(Data for the task Opens)
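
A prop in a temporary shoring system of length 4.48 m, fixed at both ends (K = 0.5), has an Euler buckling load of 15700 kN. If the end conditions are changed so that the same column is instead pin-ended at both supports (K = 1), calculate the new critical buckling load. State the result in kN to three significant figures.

P_cr ≈ 3920 kN

P_cr ∝ 1/K², so P_cr,new = P_cr,old × (K_old/K_new)² = 15700 × (0.5/1)²
= 15700 × 0.2500 = 3920 kN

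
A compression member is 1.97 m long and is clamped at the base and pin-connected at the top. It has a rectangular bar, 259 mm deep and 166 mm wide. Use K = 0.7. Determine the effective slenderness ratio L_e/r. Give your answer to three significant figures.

λ ≈ 28.8

Buckling occurs about the weak axis: I_min = h·b³/12 with b = 166 mm (the shorter side).
I_min = 259×166³/12 = 9.873×10^7 mm⁴
A = 4.299×10^4 mm²;  r_min = √(I/A) = √(9.873×10^7/4.299×10^4) = 47.92 mm
L_e = K·L = 0.7 × 1.97 m = 1.379 m = 1379.0 mm
λ = L_e / r_min = 1379.0 / 47.92 = 28.8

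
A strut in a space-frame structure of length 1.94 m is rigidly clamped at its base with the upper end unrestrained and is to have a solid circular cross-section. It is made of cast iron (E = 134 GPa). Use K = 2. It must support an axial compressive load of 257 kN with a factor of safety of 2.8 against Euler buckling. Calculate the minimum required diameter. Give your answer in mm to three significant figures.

d ≈ 114 mm

Required P_cr = n·P = 2.8 × 257 = 719.6 kN
L_e = K·L = 2 × 1.94 = 3.880 m
Required I = P_cr·L_e²/(π²E) = 7.196×10^5 × 3.880² / (π² × 1.34×10^11) = 8.191×10^-6 m⁴
I_req = 8.191×10^6 mm⁴
Solid circle: I = πd⁴/64  ⇒  d = (64I/π)^(1/4) = (64×8.191×10^6/π)^(1/4) = 114 mm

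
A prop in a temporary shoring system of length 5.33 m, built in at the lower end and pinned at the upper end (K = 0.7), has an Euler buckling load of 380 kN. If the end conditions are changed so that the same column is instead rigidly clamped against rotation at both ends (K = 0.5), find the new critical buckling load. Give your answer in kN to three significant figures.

P_cr ∝ 1/K², so P_cr,new = P_cr,old × (K_old/K_new)² = 380 × (0.7/0.5)²
= 380 × 1.960 = 745 kN

P_cr ≈ 745 kN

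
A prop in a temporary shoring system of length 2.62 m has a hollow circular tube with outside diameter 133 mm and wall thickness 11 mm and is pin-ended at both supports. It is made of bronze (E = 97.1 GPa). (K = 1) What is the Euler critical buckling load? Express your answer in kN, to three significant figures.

P_cr ≈ 1100 kN

Inner diameter d_i = 133 − 2×11 = 111.0 mm
I = π(d_o⁴ − d_i⁴)/64 = π(133⁴ − 111.0⁴)/64 = 7.908×10^6 mm⁴
I = 7.908×10^6 mm⁴ = 7.908×10^-6 m⁴
Effective length L_e = K·L = 1 × 2.62 = 2.620 m
P_cr = π²EI / L_e² = π² × 97.1×10⁹ × 7.908×10^-6 / 2.620² = 1.104×10^6 N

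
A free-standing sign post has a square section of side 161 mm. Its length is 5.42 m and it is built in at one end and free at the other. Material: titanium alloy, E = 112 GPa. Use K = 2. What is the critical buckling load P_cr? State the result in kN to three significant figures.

I = a⁴/12 = 161⁴/12 = 5.599×10^7 mm⁴
I = 5.599×10^7 mm⁴ = 5.599×10^-5 m⁴
Effective length L_e = K·L = 2 × 5.42 = 10.84 m
P_cr = π²EI / L_e² = π² × 112×10⁹ × 5.599×10^-5 / 10.84² = 5.267×10^5 N

P_cr ≈ 527 kN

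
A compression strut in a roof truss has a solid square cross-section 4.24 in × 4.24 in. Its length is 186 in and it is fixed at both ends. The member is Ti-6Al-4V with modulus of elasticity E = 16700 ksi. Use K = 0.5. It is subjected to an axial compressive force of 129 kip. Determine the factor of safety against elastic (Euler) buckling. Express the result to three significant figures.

I = a⁴/12 = 4.24⁴/12 = 26.93 in⁴
Effective length L_e = K·L = 0.5 × 186 = 93.00 in
P_cr = π²EI / L_e² = π² × 16700×10³ × 26.93 / 93.00² = 5.133×10^5 lb
Factor of safety n = P_cr / P = 513.25 / 129 = 3.98

n ≈ 3.98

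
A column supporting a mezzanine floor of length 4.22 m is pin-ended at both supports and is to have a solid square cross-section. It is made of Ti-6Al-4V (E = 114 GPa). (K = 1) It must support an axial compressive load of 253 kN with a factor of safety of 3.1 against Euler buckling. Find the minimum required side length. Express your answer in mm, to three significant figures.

a ≈ 110 mm

Required P_cr = n·P = 3.1 × 253 = 784.3 kN
L_e = K·L = 1 × 4.22 = 4.220 m
Required I = P_cr·L_e²/(π²E) = 7.843×10^5 × 4.220² / (π² × 1.14×10^11) = 1.241×10^-5 m⁴
I_req = 1.241×10^7 mm⁴
Solid square: I = a⁴/12  ⇒  a = (12I)^(1/4) = (12×1.241×10^7)^(1/4) = 110 mm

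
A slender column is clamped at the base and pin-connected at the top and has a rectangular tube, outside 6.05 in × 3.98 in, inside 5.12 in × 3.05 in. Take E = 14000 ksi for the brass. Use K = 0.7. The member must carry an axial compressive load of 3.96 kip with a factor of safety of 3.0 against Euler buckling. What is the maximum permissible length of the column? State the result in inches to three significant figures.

Weak-axis I_min = (h_o·b_o³ − h_i·b_i³)/12 with b_o = 3.98, b_i = 3.050 in (shorter outer/inner sides).
I_min = (6.05×3.98³ − 5.120×3.050³)/12 = 19.68 in⁴
Required critical load P_cr = n·P = 3.0 × 3.96 = 11.88 kip = 1.188×10^4 lb
From P_cr = π²EI/(K·L)²:  L = (1/K)·√(π²EI/P_cr) = (1/0.7)·√(π²×1.40×10^7×19.68/1.188×10^4)
L = 683 in

L_max ≈ 683 in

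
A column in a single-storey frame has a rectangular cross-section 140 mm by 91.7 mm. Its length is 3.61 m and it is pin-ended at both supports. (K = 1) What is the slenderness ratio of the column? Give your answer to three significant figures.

λ ≈ 136

For a rectangle r_min = b/√12 = 91.7/√12 = 26.47 mm
L_e = K·L = 1 × 3.61 m = 3.610 m = 3610.0 mm
λ = L_e / r_min = 3610.0 / 26.47 = 136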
(Data for the task Closes)
Work instruction ->
Reproduce the whole listing verbatim.

Exercise result ->
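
A prop in a temporary shoring system of length 4.48 m, fixed at both ends (K = 0.5), has an Euler buckling load of 15700 kN. If the end conditions are changed so that the same column is instead pin-ended at both supports (K = 1), calculate the new critical buckling load. State the result in kN to three significant figures.

P_cr ≈ 3920 kN

P_cr ∝ 1/K², so P_cr,new = P_cr,old × (K_old/K_new)² = 15700 × (0.5/1)²
= 15700 × 0.2500 = 3920 kN

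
A compression member is 1.97 m long and is clamped at the base and pin-connected at the top. It has a rectangular bar, 259 mm deep and 166 mm wide. Use K = 0.7. Determine the effective slenderness ratio L_e/r. Give your answer to three significant figures.

λ ≈ 28.8

Buckling occurs about the weak axis: I_min = h·b³/12 with b = 166 mm (the shorter side).
I_min = 259×166³/12 = 9.873×10^7 mm⁴
A = 4.299×10^4 mm²;  r_min = √(I/A) = √(9.873×10^7/4.299×10^4) = 47.92 mm
L_e = K·L = 0.7 × 1.97 m = 1.379 m = 1379.0 mm
λ = L_e / r_min = 1379.0 / 47.92 = 28.8

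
A strut in a space-frame structure of length 1.94 m is rigidly clamped at its base with the upper end unrestrained and is to have a solid circular cross-section. It is made of cast iron (E = 134 GPa). Use K = 2. It must support an axial compressive load of 257 kN with a factor of safety of 2.8 against Euler buckling. Calculate the minimum required diameter. Give your answer in mm to three significant figures.

d ≈ 114 mm

Required P_cr = n·P = 2.8 × 257 = 719.6 kN
L_e = K·L = 2 × 1.94 = 3.880 m
Required I = P_cr·L_e²/(π²E) = 7.196×10^5 × 3.880² / (π² × 1.34×10^11) = 8.191×10^-6 m⁴
I_req = 8.191×10^6 mm⁴
Solid circle: I = πd⁴/64  ⇒  d = (64I/π)^(1/4) = (64×8.191×10^6/π)^(1/4) = 114 mm

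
A prop in a temporary shoring system of length 5.33 m, built in at the lower end and pinned at the upper end (K = 0.7), has an Euler buckling load of 380 kN. If the end conditions are changed so that the same column is instead rigidly clamped against rotation at both ends (K = 0.5), find the new critical buckling load. Give your answer in kN to three significant figures.

P_cr ∝ 1/K², so P_cr,new = P_cr,old × (K_old/K_new)² = 380 × (0.7/0.5)²
= 380 × 1.960 = 745 kN

P_cr ≈ 745 kN

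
A prop in a temporary shoring system of length 2.62 m has a hollow circular tube with outside diameter 133 mm and wall thickness 11 mm and is pin-ended at both supports. It is made of bronze (E = 97.1 GPa). (K = 1) What is the Euler critical buckling load? Express your answer in kN, to three significant figures.

P_cr ≈ 1100 kN

Inner diameter d_i = 133 − 2×11 = 111.0 mm
I = π(d_o⁴ − d_i⁴)/64 = π(133⁴ − 111.0⁴)/64 = 7.908×10^6 mm⁴
I = 7.908×10^6 mm⁴ = 7.908×10^-6 m⁴
Effective length L_e = K·L = 1 × 2.62 = 2.620 m
P_cr = π²EI / L_e² = π² × 97.1×10⁹ × 7.908×10^-6 / 2.620² = 1.104×10^6 N

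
A free-standing sign post has a square section of side 161 mm. Its length is 5.42 m and it is built in at one end and free at the other. Material: titanium alloy, E = 112 GPa. Use K = 2. What is the critical buckling load P_cr? State the result in kN to three significant figures.

I = a⁴/12 = 161⁴/12 = 5.599×10^7 mm⁴
I = 5.599×10^7 mm⁴ = 5.599×10^-5 m⁴
Effective length L_e = K·L = 2 × 5.42 = 10.84 m
P_cr = π²EI / L_e² = π² × 112×10⁹ × 5.599×10^-5 / 10.84² = 5.267×10^5 N

P_cr ≈ 527 kN

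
A compression strut in a roof truss has a solid square cross-section 4.24 in × 4.24 in. Its length is 186 in and it is fixed at both ends. The member is Ti-6Al-4V with modulus of elasticity E = 16700 ksi. Use K = 0.5. It is subjected to an axial compressive force of 129 kip. Determine the factor of safety against elastic (Euler) buckling. Express the result to three significant figures.

I = a⁴/12 = 4.24⁴/12 = 26.93 in⁴
Effective length L_e = K·L = 0.5 × 186 = 93.00 in
P_cr = π²EI / L_e² = π² × 16700×10³ × 26.93 / 93.00² = 5.133×10^5 lb
Factor of safety n = P_cr / P = 513.25 / 129 = 3.98

n ≈ 3.98

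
A column supporting a mezzanine floor of length 4.22 m is pin-ended at both supports and is to have a solid square cross-section. It is made of Ti-6Al-4V (E = 114 GPa). (K = 1) It must support an axial compressive load of 253 kN with a factor of safety of 3.1 against Euler buckling. Find the minimum required side length. Express your answer in mm, to three significant figures.

a ≈ 110 mm

Required P_cr = n·P = 3.1 × 253 = 784.3 kN
L_e = K·L = 1 × 4.22 = 4.220 m
Required I = P_cr·L_e²/(π²E) = 7.843×10^5 × 4.220² / (π² × 1.14×10^11) = 1.241×10^-5 m⁴
I_req = 1.241×10^7 mm⁴
Solid square: I = a⁴/12  ⇒  a = (12I)^(1/4) = (12×1.241×10^7)^(1/4) = 110 mm

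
A slender column is clamped at the base and pin-connected at the top and has a rectangular tube, outside 6.05 in × 3.98 in, inside 5.12 in × 3.05 in. Take E = 14000 ksi for the brass. Use K = 0.7. The member must carry an axial compressive load of 3.96 kip with a factor of safety of 3.0 against Euler buckling. What is the maximum permissible length of the column? State the result in inches to three significant figures.

Weak-axis I_min = (h_o·b_o³ − h_i·b_i³)/12 with b_o = 3.98, b_i = 3.050 in (shorter outer/inner sides).
I_min = (6.05×3.98³ − 5.120×3.050³)/12 = 19.68 in⁴
Required critical load P_cr = n·P = 3.0 × 3.96 = 11.88 kip = 1.188×10^4 lb
From P_cr = π²EI/(K·L)²:  L = (1/K)·√(π²EI/P_cr) = (1/0.7)·√(π²×1.40×10^7×19.68/1.188×10^4)
L = 683 in

L_max ≈ 683 in

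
A column in a single-storey frame has a rectangular cross-section 140 mm by 91.7 mm. Its length is 3.61 m and it is pin-ended at both supports. (K = 1) What is the slenderness ratio of the column? Give your answer to three significant figures.

λ ≈ 136

For a rectangle r_min = b/√12 = 91.7/√12 = 26.47 mm
L_e = K·L = 1 × 3.61 m = 3.610 m = 3610.0 mm
λ = L_e / r_min = 3610.0 / 26.47 = 136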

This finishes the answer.